(Stored items)

§

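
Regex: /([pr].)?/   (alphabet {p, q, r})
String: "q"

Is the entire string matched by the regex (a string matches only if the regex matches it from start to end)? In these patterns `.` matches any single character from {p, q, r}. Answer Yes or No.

No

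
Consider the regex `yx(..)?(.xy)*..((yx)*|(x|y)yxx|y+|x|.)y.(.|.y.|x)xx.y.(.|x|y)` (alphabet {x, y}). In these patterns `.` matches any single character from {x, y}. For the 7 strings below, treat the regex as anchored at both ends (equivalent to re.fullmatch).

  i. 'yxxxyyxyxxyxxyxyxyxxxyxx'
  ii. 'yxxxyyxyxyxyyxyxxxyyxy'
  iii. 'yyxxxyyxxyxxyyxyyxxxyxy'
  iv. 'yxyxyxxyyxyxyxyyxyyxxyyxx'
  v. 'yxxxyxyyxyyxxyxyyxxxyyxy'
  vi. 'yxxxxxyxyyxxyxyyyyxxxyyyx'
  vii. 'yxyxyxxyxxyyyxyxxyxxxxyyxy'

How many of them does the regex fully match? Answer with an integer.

i → match
ii → match
iii → no match — must start with 'yx'
iv → match
v → match
vi → no match
vii → match
Total matched: 5

5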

§

Restate the data word for word. Begin at its first line, end at the line that contains "Consider the regex", and include both.

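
Regex: /([pr].)?/   (alphabet {p, q, r})
String: "q"

Is the entire string matched by the regex (a string matches only if the regex matches it from start to end)? In these patterns `.` matches any single character from {p, q, r}. Answer Yes or No.

No

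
Consider the regex `yx(..)?(.xy)*..((yx)*|(x|y)yxx|y+|x|.)y.(.|.y.|x)xx.y.(.|x|y)` (alphabet {x, y}). In these patterns `.` matches any single character from {x, y}. For the 7 strings below, treat the regex as anchored at both ends (equivalent to re.fullmatch).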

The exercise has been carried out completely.